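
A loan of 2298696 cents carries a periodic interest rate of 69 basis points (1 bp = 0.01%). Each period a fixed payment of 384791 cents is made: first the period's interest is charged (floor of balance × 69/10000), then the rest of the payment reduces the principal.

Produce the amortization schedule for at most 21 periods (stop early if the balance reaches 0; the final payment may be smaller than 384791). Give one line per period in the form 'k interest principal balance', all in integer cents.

1. interest=⌊2298696·69/10000⌋=15861; principal=384791-15861=368930; balance=2298696-368930=1929766
2. interest=⌊1929766·69/10000⌋=13315; principal=384791-13315=371476; balance=1929766-371476=1558290
3. interest=⌊1558290·69/10000⌋=10752; principal=384791-10752=374039; balance=1558290-374039=1184251
4. interest=⌊1184251·69/10000⌋=8171; principal=384791-8171=376620; balance=1184251-376620=807631
5. interest=⌊807631·69/10000⌋=5572; principal=384791-5572=379219; balance=807631-379219=428412
6. interest=⌊428412·69/10000⌋=2956; principal=384791-2956=381835; balance=428412-381835=46577
7. interest=⌊46577·69/10000⌋=321; principal=min(384791-321,46577)=46577; balance=46577-46577=0

1 15861 368930 1929766
2 13315 371476 1558290
3 10752 374039 1184251
4 8171 376620 807631
5 5572 379219 428412
6 2956 381835 46577
7 321 46577 0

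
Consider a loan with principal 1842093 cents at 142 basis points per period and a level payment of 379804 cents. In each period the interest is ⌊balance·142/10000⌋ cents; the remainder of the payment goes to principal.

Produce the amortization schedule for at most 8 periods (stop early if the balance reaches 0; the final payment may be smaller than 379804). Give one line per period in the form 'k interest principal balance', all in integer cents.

1. interest=⌊1842093·142/10000⌋=26157; principal=379804-26157=353647; balance=1842093-353647=1488446
2. interest=⌊1488446·142/10000⌋=21135; principal=379804-21135=358669; balance=1488446-358669=1129777
3. interest=⌊1129777·142/10000⌋=16042; principal=379804-16042=363762; balance=1129777-363762=766015
4. interest=⌊766015·142/10000⌋=10877; principal=379804-10877=368927; balance=766015-368927=397088
5. interest=⌊397088·142/10000⌋=5638; principal=379804-5638=374166; balance=397088-374166=22922
6. interest=⌊22922·142/10000⌋=325; principal=min(379804-325,22922)=22922; balance=22922-22922=0

1 26157 353647 1488446
2 21135 358669 1129777
3 16042 363762 766015
4 10877 368927 397088
5 5638 374166 22922
6 325 22922 0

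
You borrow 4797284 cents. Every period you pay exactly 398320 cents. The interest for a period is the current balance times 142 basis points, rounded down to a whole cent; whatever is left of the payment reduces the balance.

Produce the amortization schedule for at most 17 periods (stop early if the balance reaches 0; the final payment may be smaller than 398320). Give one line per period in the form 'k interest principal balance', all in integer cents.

1. interest=⌊4797284·142/10000⌋=68121; principal=398320-68121=330199; balance=4797284-330199=4467085
2. interest=⌊4467085·142/10000⌋=63432; principal=398320-63432=334888; balance=4467085-334888=4132197
3. interest=⌊4132197·142/10000⌋=58677; principal=398320-58677=339643; balance=4132197-339643=3792554
4. interest=⌊3792554·142/10000⌋=53854; principal=398320-53854=344466; balance=3792554-344466=3448088
5. interest=⌊3448088·142/10000⌋=48962; principal=398320-48962=349358; balance=3448088-349358=3098730
6. interest=⌊3098730·142/10000⌋=44001; principal=398320-44001=354319; balance=3098730-354319=2744411
7. interest=⌊2744411·142/10000⌋=38970; principal=398320-38970=359350; balance=2744411-359350=2385061
8. interest=⌊2385061·142/10000⌋=33867; principal=398320-33867=364453; balance=2385061-364453=2020608
9. interest=⌊2020608·142/10000⌋=28692; principal=398320-28692=369628; balance=2020608-369628=1650980
10. interest=⌊1650980·142/10000⌋=23443; principal=398320-23443=374877; balance=1650980-374877=1276103
11. interest=⌊1276103·142/10000⌋=18120; principal=398320-18120=380200; balance=1276103-380200=895903
12. interest=⌊895903·142/10000⌋=12721; principal=398320-12721=385599; balance=895903-385599=510304
13. interest=⌊510304·142/10000⌋=7246; principal=398320-7246=391074; balance=510304-391074=119230
14. interest=⌊119230·142/10000⌋=1693; principal=min(398320-1693,119230)=119230; balance=119230-119230=0

1 68121 330199 4467085
2 63432 334888 4132197
3 58677 339643 3792554
4 53854 344466 3448088
5 48962 349358 3098730
6 44001 354319 2744411
7 38970 359350 2385061
8 33867 364453 2020608
9 28692 369628 1650980
10 23443 374877 1276103
11 18120 380200 895903
12 12721 385599 510304
13 7246 391074 119230
14 1693 119230 0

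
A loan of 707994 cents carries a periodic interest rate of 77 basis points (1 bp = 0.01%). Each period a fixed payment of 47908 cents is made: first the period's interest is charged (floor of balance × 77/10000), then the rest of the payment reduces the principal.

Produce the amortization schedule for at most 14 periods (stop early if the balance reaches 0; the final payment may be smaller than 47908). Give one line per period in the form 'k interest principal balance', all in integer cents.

1. interest=⌊707994·77/10000⌋=5451; principal=47908-5451=42457; balance=707994-42457=665537
2. interest=⌊665537·77/10000⌋=5124; principal=47908-5124=42784; balance=665537-42784=622753
3. interest=⌊622753·77/10000⌋=4795; principal=47908-4795=43113; balance=622753-43113=579640
4. interest=⌊579640·77/10000⌋=4463; principal=47908-4463=43445; balance=579640-43445=536195
5. interest=⌊536195·77/10000⌋=4128; principal=47908-4128=43780; balance=536195-43780=492415
6. interest=⌊492415·77/10000⌋=3791; principal=47908-3791=44117; balance=492415-44117=448298
7. interest=⌊448298·77/10000⌋=3451; principal=47908-3451=44457; balance=448298-44457=403841
8. interest=⌊403841·77/10000⌋=3109; principal=47908-3109=44799; balance=403841-44799=359042
9. interest=⌊359042·77/10000⌋=2764; principal=47908-2764=45144; balance=359042-45144=313898
10. interest=⌊313898·77/10000⌋=2417; principal=47908-2417=45491; balance=313898-45491=268407
11. interest=⌊268407·77/10000⌋=2066; principal=47908-2066=45842; balance=268407-45842=222565
12. interest=⌊222565·77/10000⌋=1713; principal=47908-1713=46195; balance=222565-46195=176370
13. interest=⌊176370·77/10000⌋=1358; principal=47908-1358=46550; balance=176370-46550=129820
14. interest=⌊129820·77/10000⌋=999; principal=47908-999=46909; balance=129820-46909=82911

1 5451 42457 665537
2 5124 42784 622753
3 4795 43113 579640
4 4463 43445 536195
5 4128 43780 492415
6 3791 44117 448298
7 3451 44457 403841
8 3109 44799 359042
9 2764 45144 313898
10 2417 45491 268407
11 2066 45842 222565
12 1713 46195 176370
13 1358 46550 129820
14 999 46909 82911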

================

### EXERCISE INSTRUCTIONS:
Out of the records above, pick each line that contains the string "floor".

### RESULT:
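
A loan of 2298696 cents carries a periodic interest rate of 69 basis points (1 bp = 0.01%). Each period a fixed payment of 384791 cents is made: first the period's interest is charged (floor of balance × 69/10000), then the rest of the payment reduces the principal.
A loan of 707994 cents carries a periodic interest rate of 77 basis points (1 bp = 0.01%). Each period a fixed payment of 47908 cents is made: first the period's interest is charged (floor of balance × 77/10000), then the rest of the payment reduces the principal.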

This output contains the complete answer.